Aim of the task » State how many lines in the following entries hold the word "delivered". The reply is that number only.

Input for this task »
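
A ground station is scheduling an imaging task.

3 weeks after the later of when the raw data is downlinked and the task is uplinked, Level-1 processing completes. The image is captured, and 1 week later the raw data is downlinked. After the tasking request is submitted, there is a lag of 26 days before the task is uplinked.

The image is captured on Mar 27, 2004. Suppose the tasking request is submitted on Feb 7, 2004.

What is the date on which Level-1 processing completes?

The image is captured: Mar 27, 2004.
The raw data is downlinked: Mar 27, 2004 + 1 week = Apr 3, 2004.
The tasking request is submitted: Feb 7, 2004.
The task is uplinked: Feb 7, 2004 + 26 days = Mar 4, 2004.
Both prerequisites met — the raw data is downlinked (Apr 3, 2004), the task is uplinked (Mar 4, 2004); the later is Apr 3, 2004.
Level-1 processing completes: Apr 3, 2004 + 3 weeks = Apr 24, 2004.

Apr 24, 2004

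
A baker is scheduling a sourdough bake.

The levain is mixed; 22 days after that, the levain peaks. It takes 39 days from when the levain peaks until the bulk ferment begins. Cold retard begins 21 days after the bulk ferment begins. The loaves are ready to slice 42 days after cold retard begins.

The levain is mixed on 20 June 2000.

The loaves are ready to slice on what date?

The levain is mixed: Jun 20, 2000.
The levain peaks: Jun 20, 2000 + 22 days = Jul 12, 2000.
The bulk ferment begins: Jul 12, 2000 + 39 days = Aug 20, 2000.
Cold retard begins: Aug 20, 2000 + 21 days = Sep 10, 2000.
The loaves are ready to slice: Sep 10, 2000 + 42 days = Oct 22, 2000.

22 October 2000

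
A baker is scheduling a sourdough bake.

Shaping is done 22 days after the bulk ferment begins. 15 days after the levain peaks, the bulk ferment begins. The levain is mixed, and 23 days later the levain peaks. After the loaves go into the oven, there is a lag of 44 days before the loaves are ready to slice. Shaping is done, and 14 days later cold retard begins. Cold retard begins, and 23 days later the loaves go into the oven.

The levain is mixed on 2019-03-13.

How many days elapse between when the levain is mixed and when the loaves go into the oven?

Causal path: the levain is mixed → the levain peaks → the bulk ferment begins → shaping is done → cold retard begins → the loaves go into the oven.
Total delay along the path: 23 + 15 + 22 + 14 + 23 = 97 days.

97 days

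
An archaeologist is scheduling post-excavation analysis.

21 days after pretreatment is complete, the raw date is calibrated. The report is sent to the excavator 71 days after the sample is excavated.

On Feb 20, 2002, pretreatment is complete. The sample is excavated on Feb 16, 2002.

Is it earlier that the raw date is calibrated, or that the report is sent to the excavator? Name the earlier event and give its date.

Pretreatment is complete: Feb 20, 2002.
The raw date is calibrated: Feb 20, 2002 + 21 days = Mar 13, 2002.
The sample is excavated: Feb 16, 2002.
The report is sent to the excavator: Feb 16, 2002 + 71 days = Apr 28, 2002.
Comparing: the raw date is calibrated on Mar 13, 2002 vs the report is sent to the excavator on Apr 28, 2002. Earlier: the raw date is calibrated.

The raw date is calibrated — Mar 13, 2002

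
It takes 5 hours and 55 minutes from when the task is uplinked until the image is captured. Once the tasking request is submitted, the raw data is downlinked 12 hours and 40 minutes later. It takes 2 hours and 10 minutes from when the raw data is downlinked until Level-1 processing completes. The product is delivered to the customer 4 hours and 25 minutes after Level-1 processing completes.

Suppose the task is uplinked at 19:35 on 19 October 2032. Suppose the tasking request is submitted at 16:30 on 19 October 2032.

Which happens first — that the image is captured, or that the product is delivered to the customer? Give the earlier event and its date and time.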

Solved problem » 2